◆ **ACTIVITY**
For the records that follow, work out how many lines include "whichever" and give only that count.
Start of Block
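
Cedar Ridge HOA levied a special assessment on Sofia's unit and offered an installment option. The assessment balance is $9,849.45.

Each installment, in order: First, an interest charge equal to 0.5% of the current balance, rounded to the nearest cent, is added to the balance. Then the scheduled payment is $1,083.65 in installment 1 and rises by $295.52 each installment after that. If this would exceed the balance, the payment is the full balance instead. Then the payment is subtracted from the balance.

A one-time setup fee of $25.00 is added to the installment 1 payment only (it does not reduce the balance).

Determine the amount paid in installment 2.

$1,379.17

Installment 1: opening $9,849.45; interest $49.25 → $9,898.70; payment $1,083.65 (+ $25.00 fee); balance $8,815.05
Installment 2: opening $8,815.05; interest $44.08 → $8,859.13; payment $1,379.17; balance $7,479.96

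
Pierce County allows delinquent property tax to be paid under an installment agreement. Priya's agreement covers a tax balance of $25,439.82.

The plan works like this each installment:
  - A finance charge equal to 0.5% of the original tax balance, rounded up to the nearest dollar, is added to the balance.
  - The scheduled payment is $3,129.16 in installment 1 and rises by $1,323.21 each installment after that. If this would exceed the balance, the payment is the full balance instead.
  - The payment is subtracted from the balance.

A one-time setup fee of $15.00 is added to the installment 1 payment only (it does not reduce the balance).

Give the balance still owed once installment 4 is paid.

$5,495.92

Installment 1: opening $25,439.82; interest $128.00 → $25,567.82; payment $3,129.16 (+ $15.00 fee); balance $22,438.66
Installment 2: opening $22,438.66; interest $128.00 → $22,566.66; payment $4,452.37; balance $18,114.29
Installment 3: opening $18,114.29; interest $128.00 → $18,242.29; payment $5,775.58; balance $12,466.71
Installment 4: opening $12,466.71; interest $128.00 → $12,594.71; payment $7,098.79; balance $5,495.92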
End of Block
Start of Block
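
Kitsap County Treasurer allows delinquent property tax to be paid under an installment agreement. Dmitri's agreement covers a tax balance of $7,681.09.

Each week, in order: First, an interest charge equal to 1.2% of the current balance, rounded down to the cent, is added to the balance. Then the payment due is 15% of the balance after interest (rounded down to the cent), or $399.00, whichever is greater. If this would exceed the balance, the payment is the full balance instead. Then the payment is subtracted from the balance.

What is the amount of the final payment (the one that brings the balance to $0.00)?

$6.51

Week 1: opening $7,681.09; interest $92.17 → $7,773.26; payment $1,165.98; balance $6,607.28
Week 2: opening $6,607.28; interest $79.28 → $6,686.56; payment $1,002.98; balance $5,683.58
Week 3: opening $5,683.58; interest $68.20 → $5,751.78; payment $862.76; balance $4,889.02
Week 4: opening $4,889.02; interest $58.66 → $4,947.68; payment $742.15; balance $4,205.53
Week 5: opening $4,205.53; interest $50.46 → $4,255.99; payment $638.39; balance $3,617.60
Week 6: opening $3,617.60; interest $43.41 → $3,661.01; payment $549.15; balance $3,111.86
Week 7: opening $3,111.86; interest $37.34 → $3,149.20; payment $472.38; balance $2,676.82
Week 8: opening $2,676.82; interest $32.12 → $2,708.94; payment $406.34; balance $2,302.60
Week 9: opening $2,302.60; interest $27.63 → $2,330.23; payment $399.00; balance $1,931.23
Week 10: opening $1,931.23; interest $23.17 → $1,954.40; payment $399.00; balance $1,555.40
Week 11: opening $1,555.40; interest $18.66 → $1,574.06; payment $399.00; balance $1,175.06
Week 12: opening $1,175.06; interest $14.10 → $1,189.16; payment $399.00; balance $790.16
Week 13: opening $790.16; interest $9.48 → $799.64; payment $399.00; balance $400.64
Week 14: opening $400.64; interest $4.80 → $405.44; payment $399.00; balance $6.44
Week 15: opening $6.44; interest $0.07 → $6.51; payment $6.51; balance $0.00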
End of Block
Start of Block
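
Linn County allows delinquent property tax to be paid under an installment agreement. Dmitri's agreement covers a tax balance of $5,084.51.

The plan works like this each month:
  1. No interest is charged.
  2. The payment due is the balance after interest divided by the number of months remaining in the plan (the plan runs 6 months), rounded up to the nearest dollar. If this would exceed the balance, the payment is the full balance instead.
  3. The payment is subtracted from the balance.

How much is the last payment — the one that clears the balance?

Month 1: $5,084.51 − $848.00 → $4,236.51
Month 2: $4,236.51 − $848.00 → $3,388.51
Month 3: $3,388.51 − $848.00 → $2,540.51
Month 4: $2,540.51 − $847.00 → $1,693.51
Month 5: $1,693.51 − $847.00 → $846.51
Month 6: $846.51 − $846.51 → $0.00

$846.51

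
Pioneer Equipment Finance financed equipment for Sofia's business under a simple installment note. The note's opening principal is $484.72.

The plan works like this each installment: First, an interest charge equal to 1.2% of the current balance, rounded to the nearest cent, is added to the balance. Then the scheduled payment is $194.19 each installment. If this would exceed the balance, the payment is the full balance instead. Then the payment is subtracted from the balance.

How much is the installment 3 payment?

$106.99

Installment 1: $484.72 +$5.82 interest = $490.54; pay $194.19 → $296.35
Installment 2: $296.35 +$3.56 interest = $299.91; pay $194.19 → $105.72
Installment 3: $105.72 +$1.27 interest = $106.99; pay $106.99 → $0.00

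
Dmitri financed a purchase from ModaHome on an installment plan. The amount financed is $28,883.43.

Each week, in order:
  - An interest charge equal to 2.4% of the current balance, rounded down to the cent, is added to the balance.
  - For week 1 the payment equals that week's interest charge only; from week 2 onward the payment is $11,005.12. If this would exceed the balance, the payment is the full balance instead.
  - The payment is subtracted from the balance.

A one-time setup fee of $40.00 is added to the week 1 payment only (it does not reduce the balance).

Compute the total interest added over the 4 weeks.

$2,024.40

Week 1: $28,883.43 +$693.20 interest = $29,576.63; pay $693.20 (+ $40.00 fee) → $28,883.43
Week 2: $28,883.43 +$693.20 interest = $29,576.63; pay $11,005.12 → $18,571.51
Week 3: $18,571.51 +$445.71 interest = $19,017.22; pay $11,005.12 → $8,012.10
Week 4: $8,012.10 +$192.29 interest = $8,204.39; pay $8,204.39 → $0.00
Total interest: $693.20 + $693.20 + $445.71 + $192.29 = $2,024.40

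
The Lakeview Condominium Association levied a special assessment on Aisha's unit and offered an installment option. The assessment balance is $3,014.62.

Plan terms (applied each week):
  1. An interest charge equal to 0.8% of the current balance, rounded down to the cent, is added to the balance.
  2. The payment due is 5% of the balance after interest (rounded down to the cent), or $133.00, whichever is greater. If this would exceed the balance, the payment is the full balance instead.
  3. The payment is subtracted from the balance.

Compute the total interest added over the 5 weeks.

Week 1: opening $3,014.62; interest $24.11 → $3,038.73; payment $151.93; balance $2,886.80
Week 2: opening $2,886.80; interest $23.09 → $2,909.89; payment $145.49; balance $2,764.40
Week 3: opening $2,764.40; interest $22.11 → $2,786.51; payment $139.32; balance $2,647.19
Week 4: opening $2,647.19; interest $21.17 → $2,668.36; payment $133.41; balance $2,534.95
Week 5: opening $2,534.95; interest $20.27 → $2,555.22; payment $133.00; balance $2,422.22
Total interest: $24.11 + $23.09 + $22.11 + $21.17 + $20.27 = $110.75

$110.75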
End of Block
◆ **EXPECTED ANSWER**
2